What the task asks: Give all the data again exactly.

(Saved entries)
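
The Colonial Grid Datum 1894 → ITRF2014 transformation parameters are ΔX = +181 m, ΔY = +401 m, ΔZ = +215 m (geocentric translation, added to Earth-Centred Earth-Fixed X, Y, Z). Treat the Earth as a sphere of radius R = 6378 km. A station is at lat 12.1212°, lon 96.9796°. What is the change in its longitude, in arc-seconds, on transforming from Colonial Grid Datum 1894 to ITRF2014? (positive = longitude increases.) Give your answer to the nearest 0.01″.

sin φ = 0.209980, cos φ = 0.977706, sin λ = 0.992589, cos λ = -0.121516.
East component: ΔE = −sin λ·ΔX + cos λ·ΔY = −(0.992589)(181) + (-0.121516)(401) = -228.39 m.
1° of latitude spans πR/180 = 111317 m; at latitude φ, 1° of longitude spans that × cos φ = 108835.4 m, so Δλ = -228.39 / 108835.4 × 3600 = -7.554″.

Δλ = -7.55″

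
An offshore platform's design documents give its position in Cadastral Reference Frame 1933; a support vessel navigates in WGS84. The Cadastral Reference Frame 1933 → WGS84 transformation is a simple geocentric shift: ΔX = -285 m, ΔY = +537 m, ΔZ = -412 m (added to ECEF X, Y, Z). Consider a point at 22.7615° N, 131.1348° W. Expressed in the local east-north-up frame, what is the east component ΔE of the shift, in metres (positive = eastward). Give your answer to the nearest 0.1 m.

At φ = 22.7615°, λ = -131.1348°: sin φ = 0.386896, cos φ = 0.922123, sin λ = -0.753164, cos λ = -0.657833.
ΔE = −sin λ·ΔX + cos λ·ΔY = −(-0.753164)·(-285) + (-0.657833)·(537) = -567.91 m.

ΔE = -567.9 m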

Written reply:
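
The Colonial Grid Datum 1894 → ITRF2014 transformation parameters are ΔX = +181 m, ΔY = +401 m, ΔZ = +215 m (geocentric translation, added to Earth-Centred Earth-Fixed X, Y, Z). Treat the Earth as a sphere of radius R = 6378 km. A station is at lat 12.1212°, lon 96.9796°. What is the change in its longitude, in arc-seconds, on transforming from Colonial Grid Datum 1894 to ITRF2014? (positive = longitude increases.) Give your answer to the nearest 0.01″.

sin φ = 0.209980, cos φ = 0.977706, sin λ = 0.992589, cos λ = -0.121516.
East component: ΔE = −sin λ·ΔX + cos λ·ΔY = −(0.992589)(181) + (-0.121516)(401) = -228.39 m.
1° of latitude spans πR/180 = 111317 m; at latitude φ, 1° of longitude spans that × cos φ = 108835.4 m, so Δλ = -228.39 / 108835.4 × 3600 = -7.554″.

Δλ = -7.55″

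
An offshore platform's design documents give its position in Cadastral Reference Frame 1933; a support vessel navigates in WGS84. The Cadastral Reference Frame 1933 → WGS84 transformation is a simple geocentric shift: ΔX = -285 m, ΔY = +537 m, ΔZ = -412 m (added to ECEF X, Y, Z). Consider a point at 22.7615° N, 131.1348° W. Expressed in the local east-north-up frame, what is the east component ΔE of the shift, in metres (positive = eastward). Give your answer to the nearest 0.1 m.

At φ = 22.7615°, λ = -131.1348°: sin φ = 0.386896, cos φ = 0.922123, sin λ = -0.753164, cos λ = -0.657833.
ΔE = −sin λ·ΔX + cos λ·ΔY = −(-0.753164)·(-285) + (-0.657833)·(537) = -567.91 m.

ΔE = -567.9 m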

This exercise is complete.